Every line of the records that holds the word "radians" should be copied out.

→ **Records supplied**
================================

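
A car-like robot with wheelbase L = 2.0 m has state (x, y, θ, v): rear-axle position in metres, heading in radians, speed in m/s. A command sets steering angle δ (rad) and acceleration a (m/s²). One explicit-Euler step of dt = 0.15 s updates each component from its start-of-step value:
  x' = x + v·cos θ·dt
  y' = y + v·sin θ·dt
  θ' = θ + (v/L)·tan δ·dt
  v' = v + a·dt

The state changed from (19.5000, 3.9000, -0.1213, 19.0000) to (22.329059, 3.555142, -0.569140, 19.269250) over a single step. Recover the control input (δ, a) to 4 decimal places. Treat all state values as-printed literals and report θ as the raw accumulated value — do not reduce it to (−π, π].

δ = -0.3045, a = 1.7950

a = (v'−v)/dt = (0.269250)/0.15 = 1.7950
Δθ = θ'−θ = -0.447840;  (v·dt/L) = 19.0000·0.15/2.0 = 1.425000
tan δ = Δθ·L/(v·dt) = -0.314274  →  δ = -0.3045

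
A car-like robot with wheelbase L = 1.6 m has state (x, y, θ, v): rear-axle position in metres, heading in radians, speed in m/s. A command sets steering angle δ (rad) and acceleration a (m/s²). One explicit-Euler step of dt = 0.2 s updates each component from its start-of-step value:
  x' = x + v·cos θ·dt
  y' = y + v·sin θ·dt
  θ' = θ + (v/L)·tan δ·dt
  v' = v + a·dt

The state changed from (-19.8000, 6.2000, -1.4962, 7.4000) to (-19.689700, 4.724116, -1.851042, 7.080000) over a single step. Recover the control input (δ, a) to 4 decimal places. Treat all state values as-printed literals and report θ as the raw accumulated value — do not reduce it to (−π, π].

δ = -0.3663, a = -1.6000

a = (v'−v)/dt = (-0.320000)/0.2 = -1.6000
Δθ = θ'−θ = -0.354842;  (v·dt/L) = 7.4000·0.2/1.6 = 0.925000
tan δ = Δθ·L/(v·dt) = -0.383613  →  δ = -0.3663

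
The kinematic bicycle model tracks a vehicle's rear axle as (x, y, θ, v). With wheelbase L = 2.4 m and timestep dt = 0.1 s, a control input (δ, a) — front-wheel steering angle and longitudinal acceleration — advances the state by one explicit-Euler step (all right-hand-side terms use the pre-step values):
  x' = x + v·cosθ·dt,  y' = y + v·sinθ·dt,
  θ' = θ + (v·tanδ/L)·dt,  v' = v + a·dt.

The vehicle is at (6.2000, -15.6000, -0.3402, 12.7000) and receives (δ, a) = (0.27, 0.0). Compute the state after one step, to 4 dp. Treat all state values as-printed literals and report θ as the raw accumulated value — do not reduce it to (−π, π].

x' = 6.2000 + 12.7000·cos(-0.3402)·0.1 = 7.3972
y' = -15.6000 + 12.7000·sin(-0.3402)·0.1 = -16.0238
θ' = -0.3402 + (12.7000/2.4)·tan(0.27)·0.1 = -0.1937
v' = 12.7000 + 0.0000·0.1 = 12.7000

(7.3972, -16.0238, -0.1937, 12.7000)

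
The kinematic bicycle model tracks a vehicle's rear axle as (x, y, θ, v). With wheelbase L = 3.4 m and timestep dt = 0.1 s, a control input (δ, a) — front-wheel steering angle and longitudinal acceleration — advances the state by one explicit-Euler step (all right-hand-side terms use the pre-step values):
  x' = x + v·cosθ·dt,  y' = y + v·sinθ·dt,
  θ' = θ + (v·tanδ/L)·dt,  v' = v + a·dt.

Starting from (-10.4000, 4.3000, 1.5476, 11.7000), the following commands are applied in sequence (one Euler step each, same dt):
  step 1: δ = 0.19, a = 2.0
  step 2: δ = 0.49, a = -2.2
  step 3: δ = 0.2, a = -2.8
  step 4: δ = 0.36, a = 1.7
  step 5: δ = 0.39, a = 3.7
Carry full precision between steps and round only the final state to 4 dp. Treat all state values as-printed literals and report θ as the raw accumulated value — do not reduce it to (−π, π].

after step 1 (δ=0.19, a=2.0): (-10.372863, 5.469685, 1.613781, 11.900000)
after step 2 (δ=0.49, a=-2.2): (-10.423998, 6.658586, 1.800467, 11.680000)
after step 3 (δ=0.2, a=-2.8): (-10.689901, 7.795916, 1.870103, 11.400000)
after step 4 (δ=0.36, a=1.7): (-11.026039, 8.885233, 1.996309, 11.570000)
after step 5 (δ=0.39, a=3.7): (-11.503635, 9.939060, 2.136189, 11.940000)

(-11.5036, 9.9391, 2.1362, 11.9400)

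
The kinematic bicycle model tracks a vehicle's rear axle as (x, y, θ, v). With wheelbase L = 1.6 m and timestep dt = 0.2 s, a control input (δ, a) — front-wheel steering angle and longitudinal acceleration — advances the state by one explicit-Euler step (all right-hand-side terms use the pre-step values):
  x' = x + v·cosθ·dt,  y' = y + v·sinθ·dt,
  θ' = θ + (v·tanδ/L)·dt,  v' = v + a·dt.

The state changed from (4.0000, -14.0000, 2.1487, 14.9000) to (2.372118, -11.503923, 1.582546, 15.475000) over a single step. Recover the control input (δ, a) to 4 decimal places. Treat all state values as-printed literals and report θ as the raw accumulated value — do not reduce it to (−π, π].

δ = -0.2951, a = 2.8750

a = (v'−v)/dt = (0.575000)/0.2 = 2.8750
Δθ = θ'−θ = -0.566154;  (v·dt/L) = 14.9000·0.2/1.6 = 1.862500
tan δ = Δθ·L/(v·dt) = -0.303975  →  δ = -0.2951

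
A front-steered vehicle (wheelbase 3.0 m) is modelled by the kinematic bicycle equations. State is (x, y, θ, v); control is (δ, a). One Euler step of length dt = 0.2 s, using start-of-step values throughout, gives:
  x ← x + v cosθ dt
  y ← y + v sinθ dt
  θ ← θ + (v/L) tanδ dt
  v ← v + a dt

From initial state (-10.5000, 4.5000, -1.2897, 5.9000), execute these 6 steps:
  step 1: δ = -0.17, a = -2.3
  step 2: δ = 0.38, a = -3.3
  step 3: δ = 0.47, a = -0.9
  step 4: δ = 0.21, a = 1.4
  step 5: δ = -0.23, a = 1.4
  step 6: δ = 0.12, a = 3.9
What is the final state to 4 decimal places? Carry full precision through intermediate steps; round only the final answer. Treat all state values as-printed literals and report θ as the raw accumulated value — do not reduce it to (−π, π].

after step 1 (δ=-0.17, a=-2.3): (-10.172657, 3.366313, -1.357218, 5.440000)
after step 2 (δ=0.38, a=-3.3): (-9.942047, 2.303033, -1.212365, 4.780000)
after step 3 (δ=0.47, a=-0.9): (-9.606676, 1.407789, -1.050493, 4.600000)
after step 4 (δ=0.21, a=1.4): (-9.149305, 0.609534, -0.985129, 4.880000)
after step 5 (δ=-0.23, a=1.4): (-8.609815, -0.203809, -1.061304, 5.160000)
after step 6 (δ=0.12, a=3.9): (-8.106473, -1.104737, -1.019825, 5.940000)

(-8.1065, -1.1047, -1.0198, 5.9400)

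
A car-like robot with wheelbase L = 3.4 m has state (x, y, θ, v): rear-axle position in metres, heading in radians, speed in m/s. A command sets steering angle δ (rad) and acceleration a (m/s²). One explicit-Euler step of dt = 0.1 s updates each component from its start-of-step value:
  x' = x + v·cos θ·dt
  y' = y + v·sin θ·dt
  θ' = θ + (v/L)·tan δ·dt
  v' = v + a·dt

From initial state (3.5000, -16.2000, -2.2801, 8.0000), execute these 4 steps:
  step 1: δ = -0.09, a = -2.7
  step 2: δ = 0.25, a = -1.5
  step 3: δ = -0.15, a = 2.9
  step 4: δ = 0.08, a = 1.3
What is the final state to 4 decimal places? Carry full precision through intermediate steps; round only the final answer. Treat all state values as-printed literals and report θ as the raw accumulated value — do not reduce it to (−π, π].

after step 1 (δ=-0.09, a=-2.7): (2.978956, -16.807052, -2.301334, 7.730000)
after step 2 (δ=0.25, a=-1.5): (2.463156, -17.382795, -2.243281, 7.580000)
after step 3 (δ=-0.15, a=2.9): (1.990974, -17.975761, -2.276975, 7.870000)
after step 4 (δ=0.08, a=1.3): (1.480265, -18.574547, -2.258418, 8.000000)

(1.4803, -18.5745, -2.2584, 8.0000)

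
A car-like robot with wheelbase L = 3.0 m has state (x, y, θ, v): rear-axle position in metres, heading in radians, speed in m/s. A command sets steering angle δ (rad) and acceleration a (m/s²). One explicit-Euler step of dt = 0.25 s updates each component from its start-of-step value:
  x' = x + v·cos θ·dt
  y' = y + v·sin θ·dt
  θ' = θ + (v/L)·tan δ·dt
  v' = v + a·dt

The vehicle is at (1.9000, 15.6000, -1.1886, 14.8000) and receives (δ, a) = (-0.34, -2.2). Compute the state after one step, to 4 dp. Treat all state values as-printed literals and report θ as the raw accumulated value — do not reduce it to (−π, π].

x' = 1.9000 + 14.8000·cos(-1.1886)·0.25 = 3.2799
y' = 15.6000 + 14.8000·sin(-1.1886)·0.25 = 12.1670
θ' = -1.1886 + (14.8000/3.0)·tan(-0.34)·0.25 = -1.6249
v' = 14.8000 − 2.2000·0.25 = 14.2500

(3.2799, 12.1670, -1.6249, 14.2500)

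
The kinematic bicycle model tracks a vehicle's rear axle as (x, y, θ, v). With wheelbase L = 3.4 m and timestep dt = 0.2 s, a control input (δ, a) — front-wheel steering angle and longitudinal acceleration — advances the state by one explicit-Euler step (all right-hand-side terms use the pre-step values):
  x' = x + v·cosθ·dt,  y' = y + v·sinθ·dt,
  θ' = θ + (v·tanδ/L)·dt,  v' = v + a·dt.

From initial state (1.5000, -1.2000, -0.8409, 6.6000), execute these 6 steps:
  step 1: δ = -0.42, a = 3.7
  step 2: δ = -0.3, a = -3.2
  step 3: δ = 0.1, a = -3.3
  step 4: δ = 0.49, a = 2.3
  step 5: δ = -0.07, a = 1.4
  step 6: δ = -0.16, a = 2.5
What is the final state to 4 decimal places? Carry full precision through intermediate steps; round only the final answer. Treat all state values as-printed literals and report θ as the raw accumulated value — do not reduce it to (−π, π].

(5.8271, -7.8660, -1.0100, 7.2800)

after step 1 (δ=-0.42, a=3.7): (2.380166, -2.183721, -1.014275, 7.340000)
after step 2 (δ=-0.3, a=-3.2): (3.155616, -3.430197, -1.147836, 6.700000)
after step 3 (δ=0.1, a=-3.3): (3.705635, -4.652113, -1.108292, 6.040000)
after step 4 (δ=0.49, a=2.3): (4.244633, -5.733198, -0.918782, 6.500000)
after step 5 (δ=-0.07, a=1.4): (5.033458, -6.766521, -0.945591, 6.780000)
after step 6 (δ=-0.16, a=2.5): (5.827076, -7.866024, -1.009953, 7.280000)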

================================

→ **Written answer**
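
A car-like robot with wheelbase L = 2.0 m has state (x, y, θ, v): rear-axle position in metres, heading in radians, speed in m/s. A command sets steering angle δ (rad) and acceleration a (m/s²). One explicit-Euler step of dt = 0.15 s updates each component from its start-of-step value:
A car-like robot with wheelbase L = 1.6 m has state (x, y, θ, v): rear-axle position in metres, heading in radians, speed in m/s. A command sets steering angle δ (rad) and acceleration a (m/s²). One explicit-Euler step of dt = 0.2 s updates each component from its start-of-step value:
A car-like robot with wheelbase L = 3.4 m has state (x, y, θ, v): rear-axle position in metres, heading in radians, speed in m/s. A command sets steering angle δ (rad) and acceleration a (m/s²). One explicit-Euler step of dt = 0.1 s updates each component from its start-of-step value:
A car-like robot with wheelbase L = 3.0 m has state (x, y, θ, v): rear-axle position in metres, heading in radians, speed in m/s. A command sets steering angle δ (rad) and acceleration a (m/s²). One explicit-Euler step of dt = 0.25 s updates each component from its start-of-step value: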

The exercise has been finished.